About this task
The required output is the lines below from the line containing "1. Place 0.35" to the line containing "4. Add 220 μL", inclusive, retyped exactly. No other lines belong in it.

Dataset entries
*** Begin section ***

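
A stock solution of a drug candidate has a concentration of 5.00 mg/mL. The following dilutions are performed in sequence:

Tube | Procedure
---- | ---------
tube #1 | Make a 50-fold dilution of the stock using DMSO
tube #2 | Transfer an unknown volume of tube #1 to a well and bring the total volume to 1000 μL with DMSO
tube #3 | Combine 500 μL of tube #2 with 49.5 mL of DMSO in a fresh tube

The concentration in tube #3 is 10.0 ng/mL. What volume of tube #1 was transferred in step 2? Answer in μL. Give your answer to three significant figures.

10.0 μL

Step 1: 50-fold → factor 50
Step 2: v brought to 1000 μL → factor = 1000 μL/v
Step 3: 500 μL + 49.5 mL = 50000 μL total → factor 50000/500 = 100
Product of known-step factors = 5000
Overall factor = 5.00 mg/mL / (10.0 ng/mL) = 5 × 10^5
Step-2 factor = 5 × 10^5 / 5000 = 100
v = 1000 μL / 100 = 10.0 μL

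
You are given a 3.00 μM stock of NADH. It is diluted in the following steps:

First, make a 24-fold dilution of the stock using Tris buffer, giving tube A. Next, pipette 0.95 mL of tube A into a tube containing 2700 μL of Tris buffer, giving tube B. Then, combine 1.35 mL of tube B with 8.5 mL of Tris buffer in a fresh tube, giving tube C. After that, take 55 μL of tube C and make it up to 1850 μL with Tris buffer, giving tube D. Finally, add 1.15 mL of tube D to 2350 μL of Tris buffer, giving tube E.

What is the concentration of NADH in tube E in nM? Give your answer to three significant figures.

0.0436 nM

Step 1: 24-fold → factor 24
Step 2: 0.95 mL + 2700 μL = 3.65 mL total → factor 3.65/0.95 = 3.8421
Step 3: 1.35 mL + 8.5 mL = 9.85 mL total → factor 9.85/1.35 = 7.2963
Step 4: 55 μL brought to 1850 μL → factor 1850/55 = 33.636
Step 5: 1.15 mL + 2350 μL = 3.5 mL total → factor 3.5/1.15 = 3.0435
Overall dilution factor = 24 × 3.8421 × 7.2963 × 33.636 × 3.0435 = 68875
Final = 3.00 μM / 68875 = 4.356 × 10^-5 μM = 0.0436 nM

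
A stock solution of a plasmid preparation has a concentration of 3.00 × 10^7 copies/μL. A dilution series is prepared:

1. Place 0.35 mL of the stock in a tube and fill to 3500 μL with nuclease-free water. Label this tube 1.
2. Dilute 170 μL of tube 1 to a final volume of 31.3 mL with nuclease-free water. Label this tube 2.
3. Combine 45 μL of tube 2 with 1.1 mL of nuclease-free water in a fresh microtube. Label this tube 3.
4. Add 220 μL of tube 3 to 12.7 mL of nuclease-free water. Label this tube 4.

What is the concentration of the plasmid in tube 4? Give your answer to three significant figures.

Step 1: 0.35 mL brought to 3500 μL → factor 3.5/0.35 = 10
Step 2: 170 μL brought to 31.3 mL → factor 31300/170 = 184.12
Step 3: 45 μL + 1.1 mL = 1145 μL total → factor 1145/45 = 25.444
Step 4: 220 μL + 12.7 mL = 12920 μL total → factor 12920/220 = 58.727
Overall dilution factor = 10 × 184.12 × 25.444 × 58.727 = 2.7512 × 10^6
Final = 3.00 × 10^7 copies/μL / 2.7512 × 10^6 = 10.9 copies/μL

10.9 copies/μL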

*** End section ***

Result
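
1. Place 0.35 mL of the stock in a tube and fill to 3500 μL with nuclease-free water. Label this tube 1.
2. Dilute 170 μL of tube 1 to a final volume of 31.3 mL with nuclease-free water. Label this tube 2.
3. Combine 45 μL of tube 2 with 1.1 mL of nuclease-free water in a fresh microtube. Label this tube 3.
4. Add 220 μL of tube 3 to 12.7 mL of nuclease-free water. Label this tube 4.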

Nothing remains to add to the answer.